>>>

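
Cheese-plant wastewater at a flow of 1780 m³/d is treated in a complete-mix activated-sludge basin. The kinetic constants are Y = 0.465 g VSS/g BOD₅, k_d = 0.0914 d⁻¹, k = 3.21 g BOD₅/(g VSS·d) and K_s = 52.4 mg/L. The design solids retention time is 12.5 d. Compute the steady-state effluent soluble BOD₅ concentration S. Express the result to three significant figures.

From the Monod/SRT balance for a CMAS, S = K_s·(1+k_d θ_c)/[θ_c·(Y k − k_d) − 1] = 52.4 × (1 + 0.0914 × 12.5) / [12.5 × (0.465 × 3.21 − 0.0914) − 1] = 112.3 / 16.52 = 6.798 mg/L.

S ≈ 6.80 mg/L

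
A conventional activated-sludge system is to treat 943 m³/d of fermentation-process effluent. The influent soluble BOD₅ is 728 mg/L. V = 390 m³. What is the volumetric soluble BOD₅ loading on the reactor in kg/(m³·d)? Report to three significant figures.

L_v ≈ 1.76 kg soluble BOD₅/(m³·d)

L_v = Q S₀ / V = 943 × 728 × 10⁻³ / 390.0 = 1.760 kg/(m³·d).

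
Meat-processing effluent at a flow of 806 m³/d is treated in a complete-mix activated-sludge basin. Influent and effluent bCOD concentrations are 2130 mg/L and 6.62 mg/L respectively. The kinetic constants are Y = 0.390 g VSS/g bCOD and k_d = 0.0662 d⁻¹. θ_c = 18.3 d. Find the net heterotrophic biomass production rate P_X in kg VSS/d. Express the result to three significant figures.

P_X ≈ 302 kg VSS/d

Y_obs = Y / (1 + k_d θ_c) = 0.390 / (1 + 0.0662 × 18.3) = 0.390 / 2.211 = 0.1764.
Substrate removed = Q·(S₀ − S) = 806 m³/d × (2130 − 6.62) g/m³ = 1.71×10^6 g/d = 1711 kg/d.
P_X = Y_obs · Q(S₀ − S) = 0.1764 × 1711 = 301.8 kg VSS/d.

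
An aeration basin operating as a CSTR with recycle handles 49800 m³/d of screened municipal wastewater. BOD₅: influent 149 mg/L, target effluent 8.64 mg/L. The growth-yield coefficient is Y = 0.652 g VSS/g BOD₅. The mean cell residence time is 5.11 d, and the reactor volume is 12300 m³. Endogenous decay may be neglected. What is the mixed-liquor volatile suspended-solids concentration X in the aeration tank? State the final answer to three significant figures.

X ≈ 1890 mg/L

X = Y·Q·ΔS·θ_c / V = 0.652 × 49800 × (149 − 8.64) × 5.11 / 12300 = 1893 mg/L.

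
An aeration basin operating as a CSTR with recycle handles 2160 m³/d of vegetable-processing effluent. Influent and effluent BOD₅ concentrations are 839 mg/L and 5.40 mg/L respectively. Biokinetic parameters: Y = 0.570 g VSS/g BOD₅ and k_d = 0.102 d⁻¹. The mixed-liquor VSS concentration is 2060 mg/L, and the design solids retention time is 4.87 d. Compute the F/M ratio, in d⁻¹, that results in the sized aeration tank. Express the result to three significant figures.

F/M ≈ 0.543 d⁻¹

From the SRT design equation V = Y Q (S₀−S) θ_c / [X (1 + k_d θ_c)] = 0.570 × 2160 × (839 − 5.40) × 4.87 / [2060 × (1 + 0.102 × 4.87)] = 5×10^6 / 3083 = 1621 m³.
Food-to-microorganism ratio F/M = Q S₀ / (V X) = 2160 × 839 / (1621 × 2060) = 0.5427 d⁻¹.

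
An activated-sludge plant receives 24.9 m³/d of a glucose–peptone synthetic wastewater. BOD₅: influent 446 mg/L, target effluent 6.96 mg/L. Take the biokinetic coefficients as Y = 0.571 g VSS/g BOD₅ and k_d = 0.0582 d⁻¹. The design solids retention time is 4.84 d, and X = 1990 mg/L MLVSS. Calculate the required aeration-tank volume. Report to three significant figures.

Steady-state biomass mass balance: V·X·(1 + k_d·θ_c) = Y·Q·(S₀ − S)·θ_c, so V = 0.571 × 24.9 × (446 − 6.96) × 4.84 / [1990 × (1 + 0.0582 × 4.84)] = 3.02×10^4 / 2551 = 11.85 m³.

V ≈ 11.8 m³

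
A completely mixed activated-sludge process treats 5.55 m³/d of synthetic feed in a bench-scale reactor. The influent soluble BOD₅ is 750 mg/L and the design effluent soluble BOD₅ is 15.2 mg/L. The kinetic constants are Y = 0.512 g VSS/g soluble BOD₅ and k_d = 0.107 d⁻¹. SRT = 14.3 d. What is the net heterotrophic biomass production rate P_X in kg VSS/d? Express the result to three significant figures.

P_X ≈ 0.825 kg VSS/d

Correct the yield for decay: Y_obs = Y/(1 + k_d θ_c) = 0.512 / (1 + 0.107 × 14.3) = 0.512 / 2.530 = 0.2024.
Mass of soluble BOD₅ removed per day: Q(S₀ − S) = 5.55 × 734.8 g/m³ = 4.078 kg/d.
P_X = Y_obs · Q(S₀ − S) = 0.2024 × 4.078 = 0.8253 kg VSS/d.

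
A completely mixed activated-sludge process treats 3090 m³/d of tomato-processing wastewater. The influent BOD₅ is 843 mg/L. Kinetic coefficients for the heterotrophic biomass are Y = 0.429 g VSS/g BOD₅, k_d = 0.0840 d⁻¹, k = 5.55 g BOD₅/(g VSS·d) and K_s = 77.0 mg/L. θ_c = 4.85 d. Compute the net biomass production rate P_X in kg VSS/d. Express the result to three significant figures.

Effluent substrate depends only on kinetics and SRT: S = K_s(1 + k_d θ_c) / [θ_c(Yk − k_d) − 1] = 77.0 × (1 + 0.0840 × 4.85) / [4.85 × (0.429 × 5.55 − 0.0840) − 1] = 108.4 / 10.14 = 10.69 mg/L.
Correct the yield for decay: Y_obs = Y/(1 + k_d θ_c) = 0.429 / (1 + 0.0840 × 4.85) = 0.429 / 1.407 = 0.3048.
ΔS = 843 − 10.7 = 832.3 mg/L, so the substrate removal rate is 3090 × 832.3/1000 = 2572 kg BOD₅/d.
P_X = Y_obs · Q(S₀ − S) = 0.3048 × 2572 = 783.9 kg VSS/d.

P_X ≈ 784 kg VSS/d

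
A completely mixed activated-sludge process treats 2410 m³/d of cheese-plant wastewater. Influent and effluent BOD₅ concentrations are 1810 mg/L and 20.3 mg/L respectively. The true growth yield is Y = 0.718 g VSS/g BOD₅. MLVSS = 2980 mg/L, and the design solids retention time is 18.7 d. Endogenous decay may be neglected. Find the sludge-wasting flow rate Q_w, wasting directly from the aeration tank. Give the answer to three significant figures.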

<<<
>>>

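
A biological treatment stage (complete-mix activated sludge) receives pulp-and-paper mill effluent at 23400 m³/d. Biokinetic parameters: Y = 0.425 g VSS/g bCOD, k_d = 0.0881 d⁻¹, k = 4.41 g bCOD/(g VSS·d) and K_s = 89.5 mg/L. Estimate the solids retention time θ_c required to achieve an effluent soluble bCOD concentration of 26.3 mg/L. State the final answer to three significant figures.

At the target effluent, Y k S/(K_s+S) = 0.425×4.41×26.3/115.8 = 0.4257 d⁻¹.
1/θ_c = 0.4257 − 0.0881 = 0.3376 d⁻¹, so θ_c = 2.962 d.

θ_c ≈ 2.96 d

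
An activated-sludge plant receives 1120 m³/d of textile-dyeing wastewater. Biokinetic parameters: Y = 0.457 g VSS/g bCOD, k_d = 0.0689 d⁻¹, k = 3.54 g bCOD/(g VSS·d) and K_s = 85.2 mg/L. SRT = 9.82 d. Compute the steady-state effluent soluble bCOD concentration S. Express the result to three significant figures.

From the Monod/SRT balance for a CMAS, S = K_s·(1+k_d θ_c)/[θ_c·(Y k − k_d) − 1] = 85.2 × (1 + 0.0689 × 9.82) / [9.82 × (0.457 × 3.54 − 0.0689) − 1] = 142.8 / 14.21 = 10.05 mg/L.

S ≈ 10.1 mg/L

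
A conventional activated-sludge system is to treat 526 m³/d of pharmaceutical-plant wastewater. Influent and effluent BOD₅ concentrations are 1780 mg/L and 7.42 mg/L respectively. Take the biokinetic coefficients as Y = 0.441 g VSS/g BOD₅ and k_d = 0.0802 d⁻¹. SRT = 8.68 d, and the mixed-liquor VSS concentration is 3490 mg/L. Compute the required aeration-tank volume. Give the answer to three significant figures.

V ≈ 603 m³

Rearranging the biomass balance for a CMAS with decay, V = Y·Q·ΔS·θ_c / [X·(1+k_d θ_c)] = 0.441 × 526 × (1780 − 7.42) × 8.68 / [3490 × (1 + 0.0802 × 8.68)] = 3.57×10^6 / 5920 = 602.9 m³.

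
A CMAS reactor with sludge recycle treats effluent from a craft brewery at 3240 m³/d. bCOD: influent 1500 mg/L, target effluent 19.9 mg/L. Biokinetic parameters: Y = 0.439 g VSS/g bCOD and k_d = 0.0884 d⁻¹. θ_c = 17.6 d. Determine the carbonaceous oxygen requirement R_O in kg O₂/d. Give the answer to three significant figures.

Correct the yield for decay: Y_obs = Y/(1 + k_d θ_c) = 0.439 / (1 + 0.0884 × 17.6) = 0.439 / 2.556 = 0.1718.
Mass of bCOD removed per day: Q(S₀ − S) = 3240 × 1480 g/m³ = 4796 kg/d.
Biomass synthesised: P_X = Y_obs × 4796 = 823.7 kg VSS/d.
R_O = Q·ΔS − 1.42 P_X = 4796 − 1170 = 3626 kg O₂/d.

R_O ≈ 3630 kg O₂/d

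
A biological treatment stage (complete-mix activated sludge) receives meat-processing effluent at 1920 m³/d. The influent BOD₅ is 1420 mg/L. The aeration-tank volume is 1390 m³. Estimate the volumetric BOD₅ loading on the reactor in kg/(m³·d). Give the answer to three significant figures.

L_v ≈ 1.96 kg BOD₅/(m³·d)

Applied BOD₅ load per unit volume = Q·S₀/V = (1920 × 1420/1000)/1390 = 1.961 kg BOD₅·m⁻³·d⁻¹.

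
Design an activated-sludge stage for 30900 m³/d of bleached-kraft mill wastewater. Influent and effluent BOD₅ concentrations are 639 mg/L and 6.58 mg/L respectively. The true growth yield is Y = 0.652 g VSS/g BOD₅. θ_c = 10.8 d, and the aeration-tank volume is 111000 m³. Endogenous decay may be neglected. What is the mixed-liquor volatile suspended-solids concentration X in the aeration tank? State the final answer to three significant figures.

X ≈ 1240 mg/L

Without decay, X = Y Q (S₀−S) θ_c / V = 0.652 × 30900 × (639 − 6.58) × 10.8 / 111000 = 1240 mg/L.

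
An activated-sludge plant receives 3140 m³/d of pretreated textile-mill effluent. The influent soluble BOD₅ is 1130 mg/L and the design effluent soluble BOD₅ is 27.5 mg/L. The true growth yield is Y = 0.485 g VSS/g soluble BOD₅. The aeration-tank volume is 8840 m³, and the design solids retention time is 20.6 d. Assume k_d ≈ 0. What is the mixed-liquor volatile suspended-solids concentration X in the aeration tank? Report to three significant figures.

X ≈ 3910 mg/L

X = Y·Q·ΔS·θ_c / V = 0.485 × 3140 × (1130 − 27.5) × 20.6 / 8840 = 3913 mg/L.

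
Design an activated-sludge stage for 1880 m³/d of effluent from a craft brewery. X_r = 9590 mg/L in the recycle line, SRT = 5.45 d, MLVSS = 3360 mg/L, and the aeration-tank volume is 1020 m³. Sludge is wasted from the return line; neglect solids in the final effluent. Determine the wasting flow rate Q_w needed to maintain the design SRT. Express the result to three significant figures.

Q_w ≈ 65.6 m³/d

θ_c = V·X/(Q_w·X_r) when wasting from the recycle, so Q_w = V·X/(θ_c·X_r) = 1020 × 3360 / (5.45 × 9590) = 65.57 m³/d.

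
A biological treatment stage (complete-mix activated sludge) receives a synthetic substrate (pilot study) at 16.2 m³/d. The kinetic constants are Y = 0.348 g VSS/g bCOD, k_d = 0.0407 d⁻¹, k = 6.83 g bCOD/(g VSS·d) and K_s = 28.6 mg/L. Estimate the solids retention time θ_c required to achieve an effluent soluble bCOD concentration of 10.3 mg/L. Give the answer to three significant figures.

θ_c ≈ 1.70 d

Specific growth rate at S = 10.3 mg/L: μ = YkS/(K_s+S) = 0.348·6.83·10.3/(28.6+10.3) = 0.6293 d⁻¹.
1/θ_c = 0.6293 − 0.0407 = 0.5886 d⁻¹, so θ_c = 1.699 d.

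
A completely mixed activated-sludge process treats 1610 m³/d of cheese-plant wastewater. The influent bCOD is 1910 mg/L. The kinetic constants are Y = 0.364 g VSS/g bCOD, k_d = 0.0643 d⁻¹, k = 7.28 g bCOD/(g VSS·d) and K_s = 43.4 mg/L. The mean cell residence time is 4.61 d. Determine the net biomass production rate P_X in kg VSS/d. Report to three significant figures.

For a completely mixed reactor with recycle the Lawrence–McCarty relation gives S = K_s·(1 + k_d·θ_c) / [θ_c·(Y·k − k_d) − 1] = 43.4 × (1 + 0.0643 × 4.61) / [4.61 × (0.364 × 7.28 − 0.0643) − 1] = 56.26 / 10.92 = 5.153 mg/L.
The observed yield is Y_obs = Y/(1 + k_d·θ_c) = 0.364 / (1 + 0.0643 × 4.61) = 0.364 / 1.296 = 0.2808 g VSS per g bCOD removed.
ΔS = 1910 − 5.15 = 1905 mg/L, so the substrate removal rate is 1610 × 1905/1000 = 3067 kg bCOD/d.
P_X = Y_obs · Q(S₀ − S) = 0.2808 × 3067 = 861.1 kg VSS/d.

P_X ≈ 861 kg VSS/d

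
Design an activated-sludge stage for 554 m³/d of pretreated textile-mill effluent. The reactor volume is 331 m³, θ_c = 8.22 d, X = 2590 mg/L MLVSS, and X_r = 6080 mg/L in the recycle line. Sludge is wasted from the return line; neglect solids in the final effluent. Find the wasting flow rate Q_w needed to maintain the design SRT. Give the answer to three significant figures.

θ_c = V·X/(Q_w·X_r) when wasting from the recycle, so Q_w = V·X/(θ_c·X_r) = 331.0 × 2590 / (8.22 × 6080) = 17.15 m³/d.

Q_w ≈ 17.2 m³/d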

<<<
>>>

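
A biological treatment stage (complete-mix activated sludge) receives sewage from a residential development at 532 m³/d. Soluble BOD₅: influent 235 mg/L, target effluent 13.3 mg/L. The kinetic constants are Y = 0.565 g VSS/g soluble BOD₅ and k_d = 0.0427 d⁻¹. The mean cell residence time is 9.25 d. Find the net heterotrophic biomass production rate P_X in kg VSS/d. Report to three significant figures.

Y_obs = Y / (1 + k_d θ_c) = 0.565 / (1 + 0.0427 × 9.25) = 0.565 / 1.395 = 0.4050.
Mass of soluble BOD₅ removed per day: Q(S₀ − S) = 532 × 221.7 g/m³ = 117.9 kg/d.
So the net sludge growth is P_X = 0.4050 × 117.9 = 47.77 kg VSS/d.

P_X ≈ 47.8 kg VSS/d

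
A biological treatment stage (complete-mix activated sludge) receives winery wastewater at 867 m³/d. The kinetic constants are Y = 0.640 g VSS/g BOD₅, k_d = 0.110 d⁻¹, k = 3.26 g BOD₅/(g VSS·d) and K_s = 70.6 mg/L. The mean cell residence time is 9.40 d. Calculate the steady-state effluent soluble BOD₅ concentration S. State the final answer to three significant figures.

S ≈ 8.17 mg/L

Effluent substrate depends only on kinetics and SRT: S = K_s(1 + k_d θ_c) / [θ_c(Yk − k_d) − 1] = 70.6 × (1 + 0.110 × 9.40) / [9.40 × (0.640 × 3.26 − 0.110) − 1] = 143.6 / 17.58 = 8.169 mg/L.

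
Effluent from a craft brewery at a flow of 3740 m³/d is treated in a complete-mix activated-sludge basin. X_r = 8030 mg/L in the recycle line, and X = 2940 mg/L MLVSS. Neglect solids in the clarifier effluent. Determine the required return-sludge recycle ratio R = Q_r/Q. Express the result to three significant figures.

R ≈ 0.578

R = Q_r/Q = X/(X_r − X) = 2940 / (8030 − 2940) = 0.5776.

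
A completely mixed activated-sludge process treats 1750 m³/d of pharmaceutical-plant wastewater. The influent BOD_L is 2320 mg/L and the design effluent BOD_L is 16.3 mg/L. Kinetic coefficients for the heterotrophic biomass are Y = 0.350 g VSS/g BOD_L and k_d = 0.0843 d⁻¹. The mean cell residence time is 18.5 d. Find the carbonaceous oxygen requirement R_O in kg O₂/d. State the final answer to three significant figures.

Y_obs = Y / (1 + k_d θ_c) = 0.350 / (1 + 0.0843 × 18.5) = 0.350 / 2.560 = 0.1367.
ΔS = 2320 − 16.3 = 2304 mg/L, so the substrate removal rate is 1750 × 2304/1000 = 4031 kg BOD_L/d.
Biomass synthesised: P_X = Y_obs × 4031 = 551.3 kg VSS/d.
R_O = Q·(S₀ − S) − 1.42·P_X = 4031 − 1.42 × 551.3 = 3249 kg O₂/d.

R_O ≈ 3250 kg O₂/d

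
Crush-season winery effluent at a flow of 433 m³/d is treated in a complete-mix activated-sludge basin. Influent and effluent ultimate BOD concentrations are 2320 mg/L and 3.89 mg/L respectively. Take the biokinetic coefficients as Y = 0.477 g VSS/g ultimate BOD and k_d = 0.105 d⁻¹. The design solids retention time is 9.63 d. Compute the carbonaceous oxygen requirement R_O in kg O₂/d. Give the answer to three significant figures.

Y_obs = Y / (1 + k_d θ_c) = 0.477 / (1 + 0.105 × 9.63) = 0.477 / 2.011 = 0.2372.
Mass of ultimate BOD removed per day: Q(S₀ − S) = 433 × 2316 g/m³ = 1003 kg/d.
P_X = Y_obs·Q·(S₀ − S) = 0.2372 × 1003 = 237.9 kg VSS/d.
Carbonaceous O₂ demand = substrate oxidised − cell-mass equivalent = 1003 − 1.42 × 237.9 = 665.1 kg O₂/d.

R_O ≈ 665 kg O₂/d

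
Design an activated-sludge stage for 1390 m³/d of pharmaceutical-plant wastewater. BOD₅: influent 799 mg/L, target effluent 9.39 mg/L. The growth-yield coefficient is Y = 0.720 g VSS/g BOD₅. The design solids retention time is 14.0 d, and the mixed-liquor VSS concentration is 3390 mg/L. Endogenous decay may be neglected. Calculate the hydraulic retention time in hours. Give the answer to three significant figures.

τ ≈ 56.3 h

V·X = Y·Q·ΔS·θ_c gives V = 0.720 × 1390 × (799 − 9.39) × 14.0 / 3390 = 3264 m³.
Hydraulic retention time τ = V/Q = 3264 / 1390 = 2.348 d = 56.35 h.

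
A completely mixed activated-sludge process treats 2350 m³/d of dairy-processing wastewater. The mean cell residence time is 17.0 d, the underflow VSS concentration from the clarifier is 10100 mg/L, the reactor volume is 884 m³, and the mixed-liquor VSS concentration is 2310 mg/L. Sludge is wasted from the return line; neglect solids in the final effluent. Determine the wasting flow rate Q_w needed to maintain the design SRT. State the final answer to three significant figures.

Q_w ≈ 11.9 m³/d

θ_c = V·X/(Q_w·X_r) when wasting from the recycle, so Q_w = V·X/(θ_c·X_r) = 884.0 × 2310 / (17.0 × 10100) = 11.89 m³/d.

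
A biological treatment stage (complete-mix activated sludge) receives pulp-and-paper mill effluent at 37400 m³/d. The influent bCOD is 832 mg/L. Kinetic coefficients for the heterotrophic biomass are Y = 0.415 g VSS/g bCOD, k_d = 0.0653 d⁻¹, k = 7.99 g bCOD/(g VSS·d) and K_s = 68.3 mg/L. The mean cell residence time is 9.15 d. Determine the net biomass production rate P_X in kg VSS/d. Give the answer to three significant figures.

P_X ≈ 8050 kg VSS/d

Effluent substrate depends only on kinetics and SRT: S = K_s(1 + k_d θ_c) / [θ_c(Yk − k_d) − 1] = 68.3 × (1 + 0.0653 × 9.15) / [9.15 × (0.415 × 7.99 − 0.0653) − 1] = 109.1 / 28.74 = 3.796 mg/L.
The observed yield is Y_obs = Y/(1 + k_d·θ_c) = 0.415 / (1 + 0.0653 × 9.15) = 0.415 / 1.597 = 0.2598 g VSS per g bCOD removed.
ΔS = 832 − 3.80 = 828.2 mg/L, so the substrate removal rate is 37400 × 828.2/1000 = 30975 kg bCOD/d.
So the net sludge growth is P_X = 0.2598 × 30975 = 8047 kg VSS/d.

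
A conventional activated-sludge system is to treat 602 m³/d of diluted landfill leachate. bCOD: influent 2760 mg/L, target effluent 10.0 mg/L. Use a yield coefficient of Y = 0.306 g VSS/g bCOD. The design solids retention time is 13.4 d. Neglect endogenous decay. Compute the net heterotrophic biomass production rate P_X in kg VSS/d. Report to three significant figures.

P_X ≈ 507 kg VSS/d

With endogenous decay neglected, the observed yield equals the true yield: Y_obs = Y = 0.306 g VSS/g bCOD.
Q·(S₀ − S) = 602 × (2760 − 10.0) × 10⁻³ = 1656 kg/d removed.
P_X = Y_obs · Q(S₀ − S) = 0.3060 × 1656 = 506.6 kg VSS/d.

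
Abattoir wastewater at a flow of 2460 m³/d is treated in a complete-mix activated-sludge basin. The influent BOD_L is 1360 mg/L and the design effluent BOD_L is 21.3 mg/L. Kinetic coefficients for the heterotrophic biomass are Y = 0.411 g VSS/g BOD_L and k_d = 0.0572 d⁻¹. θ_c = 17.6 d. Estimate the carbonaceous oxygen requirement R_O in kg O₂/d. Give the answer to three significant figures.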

<<<

* [Work order]: Beginning at the line above with "A completely mixed activated-sludge process treats 3090" and finishing at the line with "A completely mixed activated-sludge process treats 2410", return each line exactly and return nothing else.

* [Exercise answer]:
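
A completely mixed activated-sludge process treats 3090 m³/d of tomato-processing wastewater. The influent BOD₅ is 843 mg/L. Kinetic coefficients for the heterotrophic biomass are Y = 0.429 g VSS/g BOD₅, k_d = 0.0840 d⁻¹, k = 5.55 g BOD₅/(g VSS·d) and K_s = 77.0 mg/L. θ_c = 4.85 d. Compute the net biomass production rate P_X in kg VSS/d. Express the result to three significant figures.

Effluent substrate depends only on kinetics and SRT: S = K_s(1 + k_d θ_c) / [θ_c(Yk − k_d) − 1] = 77.0 × (1 + 0.0840 × 4.85) / [4.85 × (0.429 × 5.55 − 0.0840) − 1] = 108.4 / 10.14 = 10.69 mg/L.
Correct the yield for decay: Y_obs = Y/(1 + k_d θ_c) = 0.429 / (1 + 0.0840 × 4.85) = 0.429 / 1.407 = 0.3048.
ΔS = 843 − 10.7 = 832.3 mg/L, so the substrate removal rate is 3090 × 832.3/1000 = 2572 kg BOD₅/d.
P_X = Y_obs · Q(S₀ − S) = 0.3048 × 2572 = 783.9 kg VSS/d.

P_X ≈ 784 kg VSS/d

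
A completely mixed activated-sludge process treats 2410 m³/d of cheese-plant wastewater. Influent and effluent BOD₅ concentrations are 1810 mg/L and 20.3 mg/L respectively. The true growth yield is Y = 0.718 g VSS/g BOD₅. MLVSS = 2980 mg/L, and the design solids retention time is 18.7 d. Endogenous decay may be neglected. Find the sludge-wasting flow rate Q_w, wasting directly from the aeration tank. Give the answer to three significant figures.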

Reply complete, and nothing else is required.